What to work on =
Each line below needs to be restated word for word.

Records contained in a dataset:
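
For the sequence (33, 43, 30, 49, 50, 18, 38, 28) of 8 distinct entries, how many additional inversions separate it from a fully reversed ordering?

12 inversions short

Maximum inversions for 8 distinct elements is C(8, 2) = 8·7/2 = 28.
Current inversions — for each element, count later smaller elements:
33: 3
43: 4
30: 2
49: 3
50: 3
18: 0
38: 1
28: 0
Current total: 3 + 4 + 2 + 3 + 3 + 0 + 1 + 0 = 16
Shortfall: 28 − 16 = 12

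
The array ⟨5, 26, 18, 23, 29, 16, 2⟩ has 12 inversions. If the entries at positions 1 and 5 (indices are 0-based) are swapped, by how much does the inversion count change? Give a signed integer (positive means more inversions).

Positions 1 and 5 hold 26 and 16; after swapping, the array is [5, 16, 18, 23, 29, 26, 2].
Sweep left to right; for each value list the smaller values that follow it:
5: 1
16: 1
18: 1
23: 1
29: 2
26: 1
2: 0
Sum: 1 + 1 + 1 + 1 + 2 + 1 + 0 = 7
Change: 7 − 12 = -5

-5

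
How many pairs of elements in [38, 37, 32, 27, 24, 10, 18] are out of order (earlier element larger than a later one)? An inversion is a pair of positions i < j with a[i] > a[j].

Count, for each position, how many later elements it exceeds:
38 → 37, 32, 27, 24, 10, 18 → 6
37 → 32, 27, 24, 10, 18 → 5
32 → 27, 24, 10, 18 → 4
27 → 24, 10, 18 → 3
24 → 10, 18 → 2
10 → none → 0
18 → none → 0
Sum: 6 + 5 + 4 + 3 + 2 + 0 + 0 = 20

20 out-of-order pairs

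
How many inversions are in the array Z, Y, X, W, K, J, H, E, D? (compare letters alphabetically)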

Task result =
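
For the sequence (33, 43, 30, 49, 50, 18, 38, 28) of 8 distinct entries, how many additional inversions separate it from a fully reversed ordering?

12 inversions short

Maximum inversions for 8 distinct elements is C(8, 2) = 8·7/2 = 28.
Current inversions — for each element, count later smaller elements:
33: 3
43: 4
30: 2
49: 3
50: 3
18: 0
38: 1
28: 0
Current total: 3 + 4 + 2 + 3 + 3 + 0 + 1 + 0 = 16
Shortfall: 28 − 16 = 12

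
The array ⟨5, 26, 18, 23, 29, 16, 2⟩ has 12 inversions. If the entries at positions 1 and 5 (indices are 0-based) are swapped, by how much does the inversion count change? Give a signed integer (positive means more inversions).

Positions 1 and 5 hold 26 and 16; after swapping, the array is [5, 16, 18, 23, 29, 26, 2].
Sweep left to right; for each value list the smaller values that follow it:
5: 1
16: 1
18: 1
23: 1
29: 2
26: 1
2: 0
Sum: 1 + 1 + 1 + 1 + 2 + 1 + 0 = 7
Change: 7 − 12 = -5

-5

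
How many pairs of elements in [38, 37, 32, 27, 24, 10, 18] are out of order (earlier element larger than a later one)? An inversion is a pair of positions i < j with a[i] > a[j].

Count, for each position, how many later elements it exceeds:
38 → 37, 32, 27, 24, 10, 18 → 6
37 → 32, 27, 24, 10, 18 → 5
32 → 27, 24, 10, 18 → 4
27 → 24, 10, 18 → 3
24 → 10, 18 → 2
10 → none → 0
18 → none → 0
Sum: 6 + 5 + 4 + 3 + 2 + 0 + 0 = 20

20 out-of-order pairs

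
How many inversions are in the array Z, Y, X, W, K, J, H, E, D? (compare letters alphabetically)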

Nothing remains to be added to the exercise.